Exercise instructions.
With no edits of any kind, print each record that follows.

Excerpts from a dataset.
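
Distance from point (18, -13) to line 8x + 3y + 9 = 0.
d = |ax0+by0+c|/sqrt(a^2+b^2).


|8*18 + 3*(-13) + 9| = |114| = 114
sqrt(64 + 9) = sqrt(73) = 8.5440
d = 114/sqrt(73) = 13.3427

13.3427


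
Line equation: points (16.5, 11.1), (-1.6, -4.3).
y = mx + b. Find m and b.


m = (-15.4)/(-18.1) = 0.8508
b = y1 - m*x1 = 11.1 - (-15.4*16.5)/(-18.1) = 11.1 - 14.0387 = -2.9387

y = 0.8508x - 2.9387


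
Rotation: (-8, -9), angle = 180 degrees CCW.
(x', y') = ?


cos(180) = -1, sin(180) = 0
x' = -8*(-1) + 9*0 = 8
y' = -8*0 - 9*(-1) = 9

(8, 9)


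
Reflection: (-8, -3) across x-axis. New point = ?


Reflection rule for x-axis: (x, -y)
(-8, -3) -> (-8, 3)

(-8, 3)


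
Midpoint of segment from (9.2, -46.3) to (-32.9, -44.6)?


Mx = (9.2 - 32.9)/2 = -23.7/2 = -11.8500
My = (-46.3 - 44.6)/2 = -90.9/2 = -45.4500

(-11.8500, -45.4500)


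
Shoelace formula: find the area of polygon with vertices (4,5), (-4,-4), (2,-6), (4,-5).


sum(xi*y_{i+1}) = 4*(-4) - 4*(-6) + 2*(-5) + 4*5 = 18
sum(yi*x_{i+1}) = 5*(-4) - 4*2 - 6*4 - 5*4 = -72
Area = |18 + 72|/2 = 90/2 = 45.0000

45.0000 sq units


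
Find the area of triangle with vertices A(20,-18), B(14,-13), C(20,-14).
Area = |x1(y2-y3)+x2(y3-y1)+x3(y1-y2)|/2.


20*(-13+ 14) = 20
14*(-14+ 18) = 56
20*(-18+ 13) = -100
sum = -24
Area = |-24|/2 = 12.0000

12.0000 sq units


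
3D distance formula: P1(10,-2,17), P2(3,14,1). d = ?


dx=-7, dy=16, dz=-16
d = sqrt(49+256+256) = sqrt(561) = 23.6854

23.6854


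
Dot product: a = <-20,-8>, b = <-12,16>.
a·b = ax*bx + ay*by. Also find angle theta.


a·b = -20*(-12) - 8*16 = 240 - 128 = 112
|a| = sqrt(400+64) = 21.5407
|b| = sqrt(144+256) = 20.0000
cos(theta) = 112/(sqrt(464)*sqrt(400)) = 112/sqrt(185600) = 0.259973
theta = arccos(112/sqrt(185600)) = 74.9315 degrees

a·b = 112, theta = 74.9315 deg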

Written answer.
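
Distance from point (18, -13) to line 8x + 3y + 9 = 0.
d = |ax0+by0+c|/sqrt(a^2+b^2).


|8*18 + 3*(-13) + 9| = |114| = 114
sqrt(64 + 9) = sqrt(73) = 8.5440
d = 114/sqrt(73) = 13.3427

13.3427


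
Line equation: points (16.5, 11.1), (-1.6, -4.3).
y = mx + b. Find m and b.


m = (-15.4)/(-18.1) = 0.8508
b = y1 - m*x1 = 11.1 - (-15.4*16.5)/(-18.1) = 11.1 - 14.0387 = -2.9387

y = 0.8508x - 2.9387


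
Rotation: (-8, -9), angle = 180 degrees CCW.
(x', y') = ?


cos(180) = -1, sin(180) = 0
x' = -8*(-1) + 9*0 = 8
y' = -8*0 - 9*(-1) = 9

(8, 9)


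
Reflection: (-8, -3) across x-axis. New point = ?


Reflection rule for x-axis: (x, -y)
(-8, -3) -> (-8, 3)

(-8, 3)


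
Midpoint of segment from (9.2, -46.3) to (-32.9, -44.6)?


Mx = (9.2 - 32.9)/2 = -23.7/2 = -11.8500
My = (-46.3 - 44.6)/2 = -90.9/2 = -45.4500

(-11.8500, -45.4500)


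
Shoelace formula: find the area of polygon with vertices (4,5), (-4,-4), (2,-6), (4,-5).


sum(xi*y_{i+1}) = 4*(-4) - 4*(-6) + 2*(-5) + 4*5 = 18
sum(yi*x_{i+1}) = 5*(-4) - 4*2 - 6*4 - 5*4 = -72
Area = |18 + 72|/2 = 90/2 = 45.0000

45.0000 sq units


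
Find the area of triangle with vertices A(20,-18), B(14,-13), C(20,-14).
Area = |x1(y2-y3)+x2(y3-y1)+x3(y1-y2)|/2.


20*(-13+ 14) = 20
14*(-14+ 18) = 56
20*(-18+ 13) = -100
sum = -24
Area = |-24|/2 = 12.0000

12.0000 sq units


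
3D distance formula: P1(10,-2,17), P2(3,14,1). d = ?


dx=-7, dy=16, dz=-16
d = sqrt(49+256+256) = sqrt(561) = 23.6854

23.6854


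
Dot product: a = <-20,-8>, b = <-12,16>.
a·b = ax*bx + ay*by. Also find angle theta.


a·b = -20*(-12) - 8*16 = 240 - 128 = 112
|a| = sqrt(400+64) = 21.5407
|b| = sqrt(144+256) = 20.0000
cos(theta) = 112/(sqrt(464)*sqrt(400)) = 112/sqrt(185600) = 0.259973
theta = arccos(112/sqrt(185600)) = 74.9315 degrees

a·b = 112, theta = 74.9315 deg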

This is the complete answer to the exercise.